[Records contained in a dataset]

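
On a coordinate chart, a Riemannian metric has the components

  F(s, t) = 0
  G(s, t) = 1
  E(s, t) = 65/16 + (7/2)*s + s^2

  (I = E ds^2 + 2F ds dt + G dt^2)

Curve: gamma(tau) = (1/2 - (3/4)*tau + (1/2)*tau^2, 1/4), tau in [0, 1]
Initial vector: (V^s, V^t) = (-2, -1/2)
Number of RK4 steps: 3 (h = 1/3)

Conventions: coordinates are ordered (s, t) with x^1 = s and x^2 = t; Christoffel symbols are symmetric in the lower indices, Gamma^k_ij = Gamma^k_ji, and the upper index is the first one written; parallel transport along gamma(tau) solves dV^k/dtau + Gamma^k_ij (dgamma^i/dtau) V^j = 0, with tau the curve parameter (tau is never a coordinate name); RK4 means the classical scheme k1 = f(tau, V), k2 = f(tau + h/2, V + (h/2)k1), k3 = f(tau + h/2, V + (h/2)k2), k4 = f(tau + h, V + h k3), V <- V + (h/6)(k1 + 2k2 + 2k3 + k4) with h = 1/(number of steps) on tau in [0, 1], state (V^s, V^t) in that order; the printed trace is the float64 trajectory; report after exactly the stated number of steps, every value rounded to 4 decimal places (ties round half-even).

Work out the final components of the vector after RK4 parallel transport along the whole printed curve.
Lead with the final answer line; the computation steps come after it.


Answer: V^s = -2.2023, V^t = -0.5000

gamma'(tau) = (-3/4 + tau, 0); f(tau, V)^k = -Gamma^k_ij(gamma(tau)) gamma'^i(tau) V^j; h = 1/3; intermediate values shown to 6 dp
curve data and Christoffel symbols at the stage parameters:
  tau = 0.000000: gamma = (0.500000, 0.250000), gamma' = (-0.750000, 0.000000); Gamma_sss = 0.371134, Gamma_sst = 0.000000, Gamma_stt = 0.000000, Gamma_tss = 0.000000, Gamma_tst = 0.000000, Gamma_ttt = 0.000000
  tau = 0.166667: gamma = (0.388889, 0.250000), gamma' = (-0.583333, 0.000000); Gamma_sss = 0.383668, Gamma_sst = 0.000000, Gamma_stt = 0.000000, Gamma_tss = 0.000000, Gamma_tst = 0.000000, Gamma_ttt = 0.000000
  tau = 0.333333: gamma = (0.305556, 0.250000), gamma' = (-0.416667, 0.000000); Gamma_sss = 0.393385, Gamma_sst = 0.000000, Gamma_stt = 0.000000, Gamma_tss = 0.000000, Gamma_tst = 0.000000, Gamma_ttt = 0.000000
  tau = 0.500000: gamma = (0.250000, 0.250000), gamma' = (-0.250000, 0.000000); Gamma_sss = 0.400000, Gamma_sst = 0.000000, Gamma_stt = 0.000000, Gamma_tss = 0.000000, Gamma_tst = 0.000000, Gamma_ttt = 0.000000
  tau = 0.666667: gamma = (0.222222, 0.250000), gamma' = (-0.083333, 0.000000); Gamma_sss = 0.403345, Gamma_sst = 0.000000, Gamma_stt = 0.000000, Gamma_tss = 0.000000, Gamma_tst = 0.000000, Gamma_ttt = 0.000000
  tau = 0.833333: gamma = (0.222222, 0.250000), gamma' = (0.083333, 0.000000); Gamma_sss = 0.403345, Gamma_sst = 0.000000, Gamma_stt = 0.000000, Gamma_tss = 0.000000, Gamma_tst = 0.000000, Gamma_ttt = 0.000000
  tau = 1.000000: gamma = (0.250000, 0.250000), gamma' = (0.250000, 0.000000); Gamma_sss = 0.400000, Gamma_sst = 0.000000, Gamma_stt = 0.000000, Gamma_tss = 0.000000, Gamma_tst = 0.000000, Gamma_ttt = 0.000000
step 0: V^s = -2.0000, V^t = -0.5000
step 1: k1 = (-0.556701, 0.000000), k2 = (-0.468378, 0.000000), k3 = (-0.465083, 0.000000), k4 = (-0.353231, 0.000000); V <- V + (h/6)(k1 + 2k2 + 2k3 + k4): V^s = -2.1543, V^t = -0.5000
step 2: k1 = (-0.353107, 0.000000), k2 = (-0.221312, 0.000000), k3 = (-0.219116, 0.000000), k4 = (-0.074865, 0.000000); V <- V + (h/6)(k1 + 2k2 + 2k3 + k4): V^s = -2.2270, V^t = -0.5000
step 3: k1 = (-0.074854, 0.000000), k2 = (0.075273, 0.000000), k3 = (0.074432, 0.000000), k4 = (0.220217, 0.000000); V <- V + (h/6)(k1 + 2k2 + 2k3 + k4): V^s = -2.2023, V^t = -0.5000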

INSTRUCTIONS TO FOLLOW:
Which of the lines above include the word "components"? Copy each of them.

TASK OUTPUT:
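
On a coordinate chart, a Riemannian metric has the components
Work out the final components of the vector after RK4 parallel transport along the whole printed curve.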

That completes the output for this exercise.